◆ WHAT THE EXERCISE ASKS ◆
Wherever "Answer" turns up in the entries, copy out the line that holds it.
*** Opening RECORDS FOR THIS EXERCISE ***
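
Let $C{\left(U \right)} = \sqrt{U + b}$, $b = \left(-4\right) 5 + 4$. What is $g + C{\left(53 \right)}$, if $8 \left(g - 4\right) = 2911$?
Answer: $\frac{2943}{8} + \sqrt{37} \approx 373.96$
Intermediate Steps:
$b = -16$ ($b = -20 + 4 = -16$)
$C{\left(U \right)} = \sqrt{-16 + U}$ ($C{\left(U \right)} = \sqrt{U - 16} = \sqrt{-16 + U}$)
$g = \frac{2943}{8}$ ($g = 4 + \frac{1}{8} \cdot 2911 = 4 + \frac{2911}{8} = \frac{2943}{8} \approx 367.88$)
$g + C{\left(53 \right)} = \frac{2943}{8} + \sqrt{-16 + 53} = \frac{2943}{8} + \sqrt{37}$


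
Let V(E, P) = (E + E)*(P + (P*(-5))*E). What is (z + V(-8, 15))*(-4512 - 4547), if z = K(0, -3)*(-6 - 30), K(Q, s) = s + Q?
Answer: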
*** Closing RECORDS FOR THIS EXERCISE ***
*** Opening RECORDS FOR THIS EXERCISE ***
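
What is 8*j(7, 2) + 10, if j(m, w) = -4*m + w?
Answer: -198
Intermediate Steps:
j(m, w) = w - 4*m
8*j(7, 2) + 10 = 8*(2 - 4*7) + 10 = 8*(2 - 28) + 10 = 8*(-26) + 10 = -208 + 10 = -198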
*** Closing RECORDS FOR THIS EXERCISE ***
*** Opening RECORDS FOR THIS EXERCISE ***
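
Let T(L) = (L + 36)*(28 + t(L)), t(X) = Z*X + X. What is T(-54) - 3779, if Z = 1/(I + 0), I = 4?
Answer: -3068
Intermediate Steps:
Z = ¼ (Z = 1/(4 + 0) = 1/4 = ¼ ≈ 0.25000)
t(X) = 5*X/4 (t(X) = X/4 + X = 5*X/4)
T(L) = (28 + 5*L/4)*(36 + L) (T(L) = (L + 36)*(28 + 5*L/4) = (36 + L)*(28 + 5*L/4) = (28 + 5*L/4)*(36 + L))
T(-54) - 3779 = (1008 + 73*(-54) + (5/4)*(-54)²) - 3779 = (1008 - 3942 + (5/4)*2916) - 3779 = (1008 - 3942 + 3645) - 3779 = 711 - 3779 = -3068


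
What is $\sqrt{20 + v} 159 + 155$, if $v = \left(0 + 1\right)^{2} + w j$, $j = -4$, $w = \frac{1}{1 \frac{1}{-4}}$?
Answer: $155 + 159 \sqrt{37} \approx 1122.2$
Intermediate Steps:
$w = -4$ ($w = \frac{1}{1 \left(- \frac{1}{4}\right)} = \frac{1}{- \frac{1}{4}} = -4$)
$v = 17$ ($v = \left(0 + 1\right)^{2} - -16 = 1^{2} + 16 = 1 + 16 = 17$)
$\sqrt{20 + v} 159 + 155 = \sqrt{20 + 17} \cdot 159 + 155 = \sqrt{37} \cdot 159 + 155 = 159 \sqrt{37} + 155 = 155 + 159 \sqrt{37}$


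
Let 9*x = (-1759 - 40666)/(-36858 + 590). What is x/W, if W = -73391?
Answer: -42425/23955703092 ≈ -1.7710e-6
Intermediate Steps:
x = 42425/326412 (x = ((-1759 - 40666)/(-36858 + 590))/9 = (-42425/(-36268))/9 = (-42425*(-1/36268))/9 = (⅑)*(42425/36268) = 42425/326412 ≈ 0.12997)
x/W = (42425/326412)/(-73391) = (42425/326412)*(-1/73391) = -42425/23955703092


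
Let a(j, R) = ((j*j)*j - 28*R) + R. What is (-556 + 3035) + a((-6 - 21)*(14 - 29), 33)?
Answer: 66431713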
*** Closing RECORDS FOR THIS EXERCISE ***
◆ SOLUTION TO THIS PROBLEM ◆
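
Answer: $\frac{2943}{8} + \sqrt{37} \approx 373.96$
Answer:
Answer: -198
Answer: -3068
Answer: $155 + 159 \sqrt{37} \approx 1122.2$
Answer: -42425/23955703092 ≈ -1.7710e-6
Answer: 66431713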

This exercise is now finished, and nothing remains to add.